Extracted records
◇ ◇ ◇ ◇
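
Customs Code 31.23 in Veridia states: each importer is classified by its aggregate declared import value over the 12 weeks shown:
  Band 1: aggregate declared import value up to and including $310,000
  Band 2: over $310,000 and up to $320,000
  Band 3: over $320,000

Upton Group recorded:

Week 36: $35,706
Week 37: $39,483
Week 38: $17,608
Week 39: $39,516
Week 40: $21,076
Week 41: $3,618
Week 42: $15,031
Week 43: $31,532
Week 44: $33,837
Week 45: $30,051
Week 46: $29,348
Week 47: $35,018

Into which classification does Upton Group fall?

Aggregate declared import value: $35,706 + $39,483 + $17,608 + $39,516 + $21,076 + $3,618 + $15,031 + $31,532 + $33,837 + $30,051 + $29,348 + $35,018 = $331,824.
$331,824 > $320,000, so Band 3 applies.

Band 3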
◇ ◇ ◇ ◇
Exercise details:
Could you restate, word for word, every line from the one containing "Band 3: over $320,000" through the last line of the records above, and nothing more?

Exercise result:
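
  Band 3: over $320,000

Upton Group recorded:

Week 36: $35,706
Week 37: $39,483
Week 38: $17,608
Week 39: $39,516
Week 40: $21,076
Week 41: $3,618
Week 42: $15,031
Week 43: $31,532
Week 44: $33,837
Week 45: $30,051
Week 46: $29,348
Week 47: $35,018

Into which classification does Upton Group fall?

Aggregate declared import value: $35,706 + $39,483 + $17,608 + $39,516 + $21,076 + $3,618 + $15,031 + $31,532 + $33,837 + $30,051 + $29,348 + $35,018 = $331,824.
$331,824 > $320,000, so Band 3 applies.

Band 3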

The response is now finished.